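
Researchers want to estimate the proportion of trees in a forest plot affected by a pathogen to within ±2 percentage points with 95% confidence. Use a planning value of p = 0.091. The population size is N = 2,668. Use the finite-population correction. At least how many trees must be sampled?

For a proportion with margin E = 0.02 at 95% confidence, z = 1.960.
n = p̂(1−p̂)(z/E)² = 0.091 × 0.909 × (1.960/0.02)² = 794.43 — call this n₀.
Finite-population correction with N = 2,668: n = n₀ / (1 + (n₀−1)/N) = 794.43 / 1.297 = 612.51
Round up: n = 613.

613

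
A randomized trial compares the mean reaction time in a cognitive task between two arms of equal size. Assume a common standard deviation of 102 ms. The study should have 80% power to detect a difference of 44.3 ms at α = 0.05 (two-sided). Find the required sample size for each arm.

For two equal groups, n per group = 2·((z_{α/2} + z_β)·σ/δ)².
z_{α/2} = 1.960; z_β = 0.842 (power 80%).
n = 2 × (2.802 × 102 / 44.3)² = 2 × 41.62 = 83.24
Round up: n = 84 per group.

84 per group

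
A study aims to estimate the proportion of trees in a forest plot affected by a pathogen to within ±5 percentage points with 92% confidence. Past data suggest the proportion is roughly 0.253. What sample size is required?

For a proportion with margin E = 0.05 at 92% confidence, z = 1.751.
n = p̂(1−p̂)(z/E)² = 0.253 × 0.747 × (1.751/0.05)² = 231.78
Round up: n = 232.

n = 232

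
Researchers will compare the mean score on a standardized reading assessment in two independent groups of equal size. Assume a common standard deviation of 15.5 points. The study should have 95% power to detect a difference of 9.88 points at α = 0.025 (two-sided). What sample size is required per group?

75 per group

For two equal groups, n per group = 2·((z_{α/2} + z_β)·σ/δ)².
z_{α/2} = 2.241; z_β = 1.645 (power 95%).
n = 2 × (3.886 × 15.5 / 9.88)² = 2 × 37.17 = 74.34
Round up: n = 75 per group.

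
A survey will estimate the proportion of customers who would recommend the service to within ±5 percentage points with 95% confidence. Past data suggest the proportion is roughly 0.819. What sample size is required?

For a proportion with margin E = 0.05 at 95% confidence, z = 1.960.
n = p̂(1−p̂)(z/E)² = 0.819 × 0.181 × (1.960/0.05)² = 227.79
Round up: n = 228.

228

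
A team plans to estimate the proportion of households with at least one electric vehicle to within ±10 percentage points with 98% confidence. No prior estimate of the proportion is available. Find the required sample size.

For a proportion with margin E = 0.1 at 98% confidence, z = 2.326.
With no prior estimate, use p = 0.5, which maximizes p(1−p) at 0.25.
n = 0.25 × (z/E)² = 0.25 × (2.326/0.1)² = 135.26
Round up: n = 136.

136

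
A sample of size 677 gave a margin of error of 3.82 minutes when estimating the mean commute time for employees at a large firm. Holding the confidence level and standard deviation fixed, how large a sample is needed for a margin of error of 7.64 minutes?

170

Margin of error scales as 1/√n, so n₂ = n₁·(E₁/E₂)².
n₂ = 677 × (3.82/7.64)² = 677 × 0.25 = 169.25
Round up: n₂ = 170.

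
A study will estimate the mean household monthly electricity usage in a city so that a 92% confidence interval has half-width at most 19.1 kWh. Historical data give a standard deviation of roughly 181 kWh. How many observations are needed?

276

For a mean, the margin of error is E = z·σ/√n, so n = (zσ/E)².
At 92% confidence, z = 1.751.
n = (1.751 × 181 / 19.1)² = 275.34
Round up: n = 276.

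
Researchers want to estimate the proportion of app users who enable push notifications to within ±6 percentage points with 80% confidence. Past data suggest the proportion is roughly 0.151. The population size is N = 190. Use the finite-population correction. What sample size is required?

For a proportion with margin E = 0.06 at 80% confidence, z = 1.282.
n = p̂(1−p̂)(z/E)² = 0.151 × 0.849 × (1.282/0.06)² = 58.53 — call this n₀.
Finite-population correction with N = 190: n = n₀ / (1 + (n₀−1)/N) = 58.53 / 1.303 = 44.92
Round up: n = 45.

n = 45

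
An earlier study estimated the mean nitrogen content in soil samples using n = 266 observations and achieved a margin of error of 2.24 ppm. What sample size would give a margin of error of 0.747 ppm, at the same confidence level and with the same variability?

2392

Margin of error scales as 1/√n, so n₂ = n₁·(E₁/E₂)².
n₂ = 266 × (2.24/0.747)² = 266 × 8.992 = 2391.87
Round up: n₂ = 2392.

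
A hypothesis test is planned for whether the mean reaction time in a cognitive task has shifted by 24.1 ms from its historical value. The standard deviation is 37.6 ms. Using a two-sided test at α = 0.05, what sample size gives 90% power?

26

For a one-sample z-test, n = ((z_{α/2} + z_β)·σ/δ)².
z_{α/2} = 1.960 (two-sided α = 0.05); z_β = 1.282 (power 90% → β = 0.1).
n = (3.242 × 37.6 / 24.1)² = 25.58
Round up: n = 26.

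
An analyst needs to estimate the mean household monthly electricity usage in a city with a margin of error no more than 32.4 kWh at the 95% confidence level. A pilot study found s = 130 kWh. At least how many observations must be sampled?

62

For a mean, the margin of error is E = z·σ/√n, so n = (zσ/E)².
At 95% confidence, z = 1.960.
n = (1.960 × 130 / 32.4)² = 61.85
Round up: n = 62.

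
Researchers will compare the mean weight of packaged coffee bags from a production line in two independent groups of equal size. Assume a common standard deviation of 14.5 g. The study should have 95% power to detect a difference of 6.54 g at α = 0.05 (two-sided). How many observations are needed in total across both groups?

256 total

For two equal groups, n per group = 2·((z_{α/2} + z_β)·σ/δ)².
z_{α/2} = 1.960; z_β = 1.645 (power 95%).
n = 2 × (3.605 × 14.5 / 6.54)² = 2 × 63.88 = 127.76
Round up: n = 128 per group.
Total across both groups: 2 × 128 = 256.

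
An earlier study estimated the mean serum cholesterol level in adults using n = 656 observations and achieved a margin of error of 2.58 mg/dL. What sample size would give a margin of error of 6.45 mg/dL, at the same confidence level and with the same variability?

Margin of error scales as 1/√n, so n₂ = n₁·(E₁/E₂)².
n₂ = 656 × (2.58/6.45)² = 656 × 0.16 = 104.96
Round up: n₂ = 105.

105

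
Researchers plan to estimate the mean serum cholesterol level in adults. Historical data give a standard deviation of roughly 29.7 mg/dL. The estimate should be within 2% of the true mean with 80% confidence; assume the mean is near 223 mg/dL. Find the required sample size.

73

For a mean, the margin of error is E = z·σ/√n, so n = (zσ/E)².
At 80% confidence, z = 1.282.
E = 2% of 223 = 4.46 mg/dL.
n = (1.282 × 29.7 / 4.46)² = 72.88
Round up: n = 73.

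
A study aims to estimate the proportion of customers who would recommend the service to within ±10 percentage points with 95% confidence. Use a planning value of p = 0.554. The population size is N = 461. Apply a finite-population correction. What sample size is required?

79

For a proportion with margin E = 0.1 at 95% confidence, z = 1.960.
n = p̂(1−p̂)(z/E)² = 0.554 × 0.446 × (1.960/0.1)² = 94.92 — call this n₀.
Finite-population correction with N = 461: n = n₀ / (1 + (n₀−1)/N) = 94.92 / 1.204 = 78.84
Round up: n = 79.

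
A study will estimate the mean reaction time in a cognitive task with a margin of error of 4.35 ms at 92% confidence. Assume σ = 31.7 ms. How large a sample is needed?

n = 163

For a mean, the margin of error is E = z·σ/√n, so n = (zσ/E)².
At 92% confidence, z = 1.751.
n = (1.751 × 31.7 / 4.35)² = 162.82
Round up: n = 163.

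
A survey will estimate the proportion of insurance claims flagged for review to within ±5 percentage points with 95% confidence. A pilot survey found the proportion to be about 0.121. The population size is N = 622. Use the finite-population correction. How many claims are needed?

n = 130

For a proportion with margin E = 0.05 at 95% confidence, z = 1.960.
n = p̂(1−p̂)(z/E)² = 0.121 × 0.879 × (1.960/0.05)² = 163.44 — call this n₀.
Finite-population correction with N = 622: n = n₀ / (1 + (n₀−1)/N) = 163.44 / 1.261 = 129.61
Round up: n = 130.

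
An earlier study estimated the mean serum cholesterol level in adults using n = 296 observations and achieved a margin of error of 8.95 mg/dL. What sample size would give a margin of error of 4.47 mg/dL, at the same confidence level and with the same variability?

Margin of error scales as 1/√n, so n₂ = n₁·(E₁/E₂)².
n₂ = 296 × (8.95/4.47)² = 296 × 4.009 = 1186.66
Round up: n₂ = 1187.

1187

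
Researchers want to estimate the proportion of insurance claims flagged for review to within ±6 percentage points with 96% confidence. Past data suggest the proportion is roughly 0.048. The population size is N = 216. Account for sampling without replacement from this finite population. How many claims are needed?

For a proportion with margin E = 0.06 at 96% confidence, z = 2.054.
n = p̂(1−p̂)(z/E)² = 0.048 × 0.952 × (2.054/0.06)² = 53.55 — call this n₀.
Finite-population correction with N = 216: n = n₀ / (1 + (n₀−1)/N) = 53.55 / 1.243 = 43.08
Round up: n = 44.

n = 44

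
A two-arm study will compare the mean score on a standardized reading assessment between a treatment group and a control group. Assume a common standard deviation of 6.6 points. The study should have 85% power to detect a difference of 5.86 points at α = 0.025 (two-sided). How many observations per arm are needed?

28 per group

For two equal groups, n per group = 2·((z_{α/2} + z_β)·σ/δ)².
z_{α/2} = 2.241; z_β = 1.036 (power 85%).
n = 2 × (3.277 × 6.6 / 5.86)² = 2 × 13.62 = 27.24
Round up: n = 28 per group.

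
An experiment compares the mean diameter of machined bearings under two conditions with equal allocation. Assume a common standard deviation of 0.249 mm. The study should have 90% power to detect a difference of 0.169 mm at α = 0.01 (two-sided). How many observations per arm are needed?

65 per group

For two equal groups, n per group = 2·((z_{α/2} + z_β)·σ/δ)².
z_{α/2} = 2.576; z_β = 1.282 (power 90%).
n = 2 × (3.858 × 0.249 / 0.169)² = 2 × 32.31 = 64.62
Round up: n = 65 per group.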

__________

**TASK GOAL:** Your answer should consist only of the lines from the one with "A two-arm study" through the end of the data above, reproduced exactly.

**ANSWER BELOW:**
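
A two-arm study will compare the mean score on a standardized reading assessment between a treatment group and a control group. Assume a common standard deviation of 6.6 points. The study should have 85% power to detect a difference of 5.86 points at α = 0.025 (two-sided). How many observations per arm are needed?

28 per group

For two equal groups, n per group = 2·((z_{α/2} + z_β)·σ/δ)².
z_{α/2} = 2.241; z_β = 1.036 (power 85%).
n = 2 × (3.277 × 6.6 / 5.86)² = 2 × 13.62 = 27.24
Round up: n = 28 per group.

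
An experiment compares the mean diameter of machined bearings under two conditions with equal allocation. Assume a common standard deviation of 0.249 mm. The study should have 90% power to detect a difference of 0.169 mm at α = 0.01 (two-sided). How many observations per arm are needed?

65 per group

For two equal groups, n per group = 2·((z_{α/2} + z_β)·σ/δ)².
z_{α/2} = 2.576; z_β = 1.282 (power 90%).
n = 2 × (3.858 × 0.249 / 0.169)² = 2 × 32.31 = 64.62
Round up: n = 65 per group.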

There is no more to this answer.